## TASK DIRECTIONS
Beneath this instruction is a listing. Transcribe from it only the stretch from the line with "Consider triangle RTS" through the line with "Suppose ∠Q = 34°, RP", both end lines included, exactly as written.

==============================

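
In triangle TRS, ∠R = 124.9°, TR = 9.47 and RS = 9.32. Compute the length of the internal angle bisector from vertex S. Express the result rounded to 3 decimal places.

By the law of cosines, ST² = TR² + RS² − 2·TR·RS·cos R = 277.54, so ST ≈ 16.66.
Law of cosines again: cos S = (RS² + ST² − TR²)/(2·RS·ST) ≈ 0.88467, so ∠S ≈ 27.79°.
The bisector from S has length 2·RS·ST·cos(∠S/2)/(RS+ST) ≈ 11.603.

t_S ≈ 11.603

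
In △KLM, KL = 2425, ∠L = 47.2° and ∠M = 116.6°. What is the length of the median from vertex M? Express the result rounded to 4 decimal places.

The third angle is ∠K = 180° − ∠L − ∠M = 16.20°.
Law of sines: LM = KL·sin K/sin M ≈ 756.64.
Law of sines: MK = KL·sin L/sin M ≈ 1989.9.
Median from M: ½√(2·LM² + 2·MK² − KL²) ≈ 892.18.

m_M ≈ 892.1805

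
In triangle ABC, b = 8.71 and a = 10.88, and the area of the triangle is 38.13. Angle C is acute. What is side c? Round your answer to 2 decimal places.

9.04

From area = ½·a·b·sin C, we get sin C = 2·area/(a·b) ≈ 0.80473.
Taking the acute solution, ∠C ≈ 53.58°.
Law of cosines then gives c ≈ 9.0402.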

==============================

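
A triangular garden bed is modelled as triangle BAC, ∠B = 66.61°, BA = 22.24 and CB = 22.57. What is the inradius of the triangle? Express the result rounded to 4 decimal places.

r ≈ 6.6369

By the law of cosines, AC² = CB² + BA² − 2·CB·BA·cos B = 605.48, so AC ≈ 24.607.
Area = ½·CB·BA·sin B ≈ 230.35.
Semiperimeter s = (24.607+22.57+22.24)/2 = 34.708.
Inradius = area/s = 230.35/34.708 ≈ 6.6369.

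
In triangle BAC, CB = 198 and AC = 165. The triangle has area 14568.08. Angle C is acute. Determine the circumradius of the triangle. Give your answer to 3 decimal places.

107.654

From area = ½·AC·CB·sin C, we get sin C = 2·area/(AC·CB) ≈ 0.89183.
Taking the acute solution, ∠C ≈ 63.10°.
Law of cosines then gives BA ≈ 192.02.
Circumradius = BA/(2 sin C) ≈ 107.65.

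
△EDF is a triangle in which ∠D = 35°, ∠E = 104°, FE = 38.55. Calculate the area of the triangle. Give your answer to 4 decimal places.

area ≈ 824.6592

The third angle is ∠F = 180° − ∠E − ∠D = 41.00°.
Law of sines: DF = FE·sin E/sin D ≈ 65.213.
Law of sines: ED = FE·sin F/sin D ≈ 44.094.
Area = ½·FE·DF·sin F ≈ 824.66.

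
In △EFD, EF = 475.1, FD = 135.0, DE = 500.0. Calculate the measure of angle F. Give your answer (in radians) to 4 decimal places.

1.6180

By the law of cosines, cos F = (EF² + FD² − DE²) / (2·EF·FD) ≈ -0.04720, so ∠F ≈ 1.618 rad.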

==============================

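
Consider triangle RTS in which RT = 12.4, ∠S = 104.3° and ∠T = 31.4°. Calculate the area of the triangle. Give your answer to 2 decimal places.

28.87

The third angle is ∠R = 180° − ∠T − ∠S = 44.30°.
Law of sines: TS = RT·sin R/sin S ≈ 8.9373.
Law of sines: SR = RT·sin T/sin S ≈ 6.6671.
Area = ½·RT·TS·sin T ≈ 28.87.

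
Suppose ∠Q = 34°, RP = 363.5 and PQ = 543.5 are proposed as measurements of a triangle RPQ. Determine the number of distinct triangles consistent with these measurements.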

==============================

## RESPONSE
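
Consider triangle RTS in which RT = 12.4, ∠S = 104.3° and ∠T = 31.4°. Calculate the area of the triangle. Give your answer to 2 decimal places.

28.87

The third angle is ∠R = 180° − ∠T − ∠S = 44.30°.
Law of sines: TS = RT·sin R/sin S ≈ 8.9373.
Law of sines: SR = RT·sin T/sin S ≈ 6.6671.
Area = ½·RT·TS·sin T ≈ 28.87.

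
Suppose ∠Q = 34°, RP = 363.5 and PQ = 543.5 are proposed as measurements of a triangle RPQ. Determine the number of distinct triangles consistent with these measurements.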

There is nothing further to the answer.